ENTRIES SHOWN —
--*--
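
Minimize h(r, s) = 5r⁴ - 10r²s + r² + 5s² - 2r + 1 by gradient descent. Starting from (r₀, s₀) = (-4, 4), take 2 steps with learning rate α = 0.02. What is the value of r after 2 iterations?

∇h = (20r³ - 20rs + 2r - 2, -10r² + 10s)
(r₁, s₁) = (-4, 4) − 0.02·(-970, -120) = (15.4, 6.4)
(r₂, s₂) = (15.4, 6.4) − 0.02·(71102.88, -2307.6) = (-1406.6576, 52.552)
r = -1406.6576

-1406.6576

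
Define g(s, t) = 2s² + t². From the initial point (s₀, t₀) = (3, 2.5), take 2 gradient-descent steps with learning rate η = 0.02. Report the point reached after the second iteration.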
--*--
THE PROBLEM — Word for word, restate the lines above.

RESULT OF THIS TASK —
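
Minimize h(r, s) = 5r⁴ - 10r²s + r² + 5s² - 2r + 1 by gradient descent. Starting from (r₀, s₀) = (-4, 4), take 2 steps with learning rate α = 0.02. What is the value of r after 2 iterations?

∇h = (20r³ - 20rs + 2r - 2, -10r² + 10s)
(r₁, s₁) = (-4, 4) − 0.02·(-970, -120) = (15.4, 6.4)
(r₂, s₂) = (15.4, 6.4) − 0.02·(71102.88, -2307.6) = (-1406.6576, 52.552)
r = -1406.6576

-1406.6576

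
Define g(s, t) = 2s² + t². From the initial point (s₀, t₀) = (3, 2.5), take 2 gradient-descent steps with learning rate η = 0.02. Report the point reached after the second iteration.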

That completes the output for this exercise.